## Exercise description:
Each line of the records that holds the word "what" should be copied out.

### Supplied records ###

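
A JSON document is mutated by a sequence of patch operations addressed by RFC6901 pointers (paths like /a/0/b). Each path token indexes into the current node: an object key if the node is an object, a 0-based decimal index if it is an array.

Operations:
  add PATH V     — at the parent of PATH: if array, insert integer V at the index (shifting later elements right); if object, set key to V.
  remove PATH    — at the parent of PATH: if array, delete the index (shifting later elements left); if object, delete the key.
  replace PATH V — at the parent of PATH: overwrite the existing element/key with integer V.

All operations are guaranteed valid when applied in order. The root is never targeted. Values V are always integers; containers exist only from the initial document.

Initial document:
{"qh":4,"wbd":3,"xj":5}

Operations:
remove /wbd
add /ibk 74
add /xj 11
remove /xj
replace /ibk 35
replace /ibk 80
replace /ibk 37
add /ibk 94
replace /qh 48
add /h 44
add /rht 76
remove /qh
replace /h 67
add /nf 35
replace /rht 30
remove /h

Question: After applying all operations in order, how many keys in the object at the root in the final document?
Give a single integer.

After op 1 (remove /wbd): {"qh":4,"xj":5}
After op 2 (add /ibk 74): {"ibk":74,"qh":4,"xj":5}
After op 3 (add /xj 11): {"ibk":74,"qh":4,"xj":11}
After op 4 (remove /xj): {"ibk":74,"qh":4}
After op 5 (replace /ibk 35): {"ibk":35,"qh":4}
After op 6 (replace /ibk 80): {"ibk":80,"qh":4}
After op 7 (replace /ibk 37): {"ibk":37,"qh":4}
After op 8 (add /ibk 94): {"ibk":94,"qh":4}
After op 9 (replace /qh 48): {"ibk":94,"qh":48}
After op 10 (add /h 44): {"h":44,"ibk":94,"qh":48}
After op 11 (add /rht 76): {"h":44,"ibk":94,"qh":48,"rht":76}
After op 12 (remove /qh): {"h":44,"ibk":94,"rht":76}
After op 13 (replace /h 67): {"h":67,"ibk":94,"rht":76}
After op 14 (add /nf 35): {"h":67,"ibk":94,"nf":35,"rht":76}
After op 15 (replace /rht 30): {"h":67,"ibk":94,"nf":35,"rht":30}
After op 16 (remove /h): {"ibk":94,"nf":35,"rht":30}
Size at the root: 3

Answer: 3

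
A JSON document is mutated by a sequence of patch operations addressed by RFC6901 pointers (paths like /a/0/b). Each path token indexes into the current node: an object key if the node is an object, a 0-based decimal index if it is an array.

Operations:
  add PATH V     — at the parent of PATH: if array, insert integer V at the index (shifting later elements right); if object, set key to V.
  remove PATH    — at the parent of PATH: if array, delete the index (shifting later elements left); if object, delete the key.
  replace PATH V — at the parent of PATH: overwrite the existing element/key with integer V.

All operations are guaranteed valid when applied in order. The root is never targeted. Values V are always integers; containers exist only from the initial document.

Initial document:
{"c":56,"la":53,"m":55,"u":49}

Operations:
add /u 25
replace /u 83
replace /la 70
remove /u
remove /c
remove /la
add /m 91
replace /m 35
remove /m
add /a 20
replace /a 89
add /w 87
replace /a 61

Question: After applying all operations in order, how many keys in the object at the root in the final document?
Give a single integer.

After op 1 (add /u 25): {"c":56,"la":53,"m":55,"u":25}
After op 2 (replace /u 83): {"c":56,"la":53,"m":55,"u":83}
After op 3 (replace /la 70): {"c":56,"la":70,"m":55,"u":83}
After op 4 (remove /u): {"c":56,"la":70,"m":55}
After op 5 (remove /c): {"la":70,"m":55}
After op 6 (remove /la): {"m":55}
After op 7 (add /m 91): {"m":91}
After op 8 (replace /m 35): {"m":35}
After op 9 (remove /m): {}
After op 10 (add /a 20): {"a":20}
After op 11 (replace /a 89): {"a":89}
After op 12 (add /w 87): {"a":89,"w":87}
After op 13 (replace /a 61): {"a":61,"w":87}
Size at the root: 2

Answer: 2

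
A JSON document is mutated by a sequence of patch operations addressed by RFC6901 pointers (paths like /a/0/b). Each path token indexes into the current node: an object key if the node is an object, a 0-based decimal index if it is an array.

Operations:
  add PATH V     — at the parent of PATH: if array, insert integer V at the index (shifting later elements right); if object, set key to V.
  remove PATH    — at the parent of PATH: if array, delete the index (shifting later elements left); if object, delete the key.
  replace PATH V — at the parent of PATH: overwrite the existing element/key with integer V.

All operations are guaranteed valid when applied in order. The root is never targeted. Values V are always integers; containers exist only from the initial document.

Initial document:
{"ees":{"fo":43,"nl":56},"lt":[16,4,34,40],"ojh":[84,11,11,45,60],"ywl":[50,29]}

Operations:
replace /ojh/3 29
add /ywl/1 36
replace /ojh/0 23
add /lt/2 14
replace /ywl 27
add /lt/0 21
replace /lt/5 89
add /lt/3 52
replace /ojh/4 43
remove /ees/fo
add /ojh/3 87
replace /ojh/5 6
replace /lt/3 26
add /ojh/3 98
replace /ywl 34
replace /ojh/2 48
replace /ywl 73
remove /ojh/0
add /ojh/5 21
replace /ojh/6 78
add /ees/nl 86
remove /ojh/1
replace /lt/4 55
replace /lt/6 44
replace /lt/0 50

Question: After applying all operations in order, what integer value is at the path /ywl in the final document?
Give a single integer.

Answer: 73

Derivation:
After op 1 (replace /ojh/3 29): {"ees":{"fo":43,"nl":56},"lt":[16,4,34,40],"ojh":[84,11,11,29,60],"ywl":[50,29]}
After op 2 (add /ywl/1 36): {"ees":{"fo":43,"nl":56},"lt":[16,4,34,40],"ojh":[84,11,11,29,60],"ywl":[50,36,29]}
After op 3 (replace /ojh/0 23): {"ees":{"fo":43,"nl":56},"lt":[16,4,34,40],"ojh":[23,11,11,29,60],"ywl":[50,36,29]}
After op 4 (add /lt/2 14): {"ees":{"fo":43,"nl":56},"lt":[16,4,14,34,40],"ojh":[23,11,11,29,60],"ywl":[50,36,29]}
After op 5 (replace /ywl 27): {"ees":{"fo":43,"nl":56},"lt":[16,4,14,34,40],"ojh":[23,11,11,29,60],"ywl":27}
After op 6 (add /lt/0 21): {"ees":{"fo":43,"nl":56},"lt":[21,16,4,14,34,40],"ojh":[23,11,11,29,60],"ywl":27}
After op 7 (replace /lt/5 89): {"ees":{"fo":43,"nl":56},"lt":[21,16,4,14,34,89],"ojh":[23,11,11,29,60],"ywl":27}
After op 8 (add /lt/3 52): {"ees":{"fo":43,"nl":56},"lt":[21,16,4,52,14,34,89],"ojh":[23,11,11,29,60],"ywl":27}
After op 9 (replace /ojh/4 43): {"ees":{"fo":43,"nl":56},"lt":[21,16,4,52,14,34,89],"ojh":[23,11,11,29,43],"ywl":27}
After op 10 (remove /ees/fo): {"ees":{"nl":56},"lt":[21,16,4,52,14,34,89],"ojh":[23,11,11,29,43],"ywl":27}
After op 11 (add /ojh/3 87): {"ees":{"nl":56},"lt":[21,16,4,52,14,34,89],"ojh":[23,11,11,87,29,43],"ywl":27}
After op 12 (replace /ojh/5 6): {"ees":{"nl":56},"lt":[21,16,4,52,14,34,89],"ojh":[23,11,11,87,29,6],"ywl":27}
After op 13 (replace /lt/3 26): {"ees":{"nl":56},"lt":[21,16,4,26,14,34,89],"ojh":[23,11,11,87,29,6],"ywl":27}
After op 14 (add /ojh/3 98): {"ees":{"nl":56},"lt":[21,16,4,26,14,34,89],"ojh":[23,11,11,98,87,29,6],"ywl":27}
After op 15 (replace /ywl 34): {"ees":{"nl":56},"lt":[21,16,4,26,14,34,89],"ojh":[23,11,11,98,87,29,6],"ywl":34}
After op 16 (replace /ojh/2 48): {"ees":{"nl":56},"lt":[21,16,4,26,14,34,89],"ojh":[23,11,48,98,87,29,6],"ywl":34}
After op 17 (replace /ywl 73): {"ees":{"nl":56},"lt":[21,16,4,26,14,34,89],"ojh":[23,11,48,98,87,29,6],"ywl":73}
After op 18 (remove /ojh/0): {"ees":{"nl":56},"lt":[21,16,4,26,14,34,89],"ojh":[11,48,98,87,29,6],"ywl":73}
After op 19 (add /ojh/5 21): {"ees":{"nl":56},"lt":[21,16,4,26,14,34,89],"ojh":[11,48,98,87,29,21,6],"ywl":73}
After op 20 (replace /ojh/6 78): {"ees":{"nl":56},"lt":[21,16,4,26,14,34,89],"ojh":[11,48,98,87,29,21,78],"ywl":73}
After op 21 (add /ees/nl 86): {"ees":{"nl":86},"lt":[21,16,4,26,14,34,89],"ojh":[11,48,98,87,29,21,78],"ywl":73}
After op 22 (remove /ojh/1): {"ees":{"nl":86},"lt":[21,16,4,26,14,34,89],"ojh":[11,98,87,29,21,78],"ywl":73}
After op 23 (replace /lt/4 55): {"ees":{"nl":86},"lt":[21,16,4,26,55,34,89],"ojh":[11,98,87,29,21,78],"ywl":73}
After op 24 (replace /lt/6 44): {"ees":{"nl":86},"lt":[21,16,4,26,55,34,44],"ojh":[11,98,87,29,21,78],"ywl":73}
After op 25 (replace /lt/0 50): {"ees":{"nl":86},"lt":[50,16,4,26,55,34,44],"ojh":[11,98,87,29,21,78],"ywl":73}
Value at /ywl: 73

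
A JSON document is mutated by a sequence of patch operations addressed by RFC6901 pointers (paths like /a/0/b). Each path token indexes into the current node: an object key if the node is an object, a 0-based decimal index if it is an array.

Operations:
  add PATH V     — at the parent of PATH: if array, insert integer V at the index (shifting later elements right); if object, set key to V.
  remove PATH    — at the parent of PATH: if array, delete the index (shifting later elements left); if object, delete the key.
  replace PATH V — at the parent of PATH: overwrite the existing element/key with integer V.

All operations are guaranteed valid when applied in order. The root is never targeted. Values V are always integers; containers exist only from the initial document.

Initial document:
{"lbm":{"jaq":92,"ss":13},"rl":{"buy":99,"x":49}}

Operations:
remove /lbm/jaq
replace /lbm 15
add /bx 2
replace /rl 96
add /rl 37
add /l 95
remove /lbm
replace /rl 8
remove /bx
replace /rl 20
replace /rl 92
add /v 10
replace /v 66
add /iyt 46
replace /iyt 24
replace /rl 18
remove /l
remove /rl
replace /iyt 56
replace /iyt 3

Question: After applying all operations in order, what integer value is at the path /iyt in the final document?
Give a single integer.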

###

## Response to the exercise:
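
Question: After applying all operations in order, what integer value is at the path /ywl in the final document?
Question: After applying all operations in order, what integer value is at the path /iyt in the final document?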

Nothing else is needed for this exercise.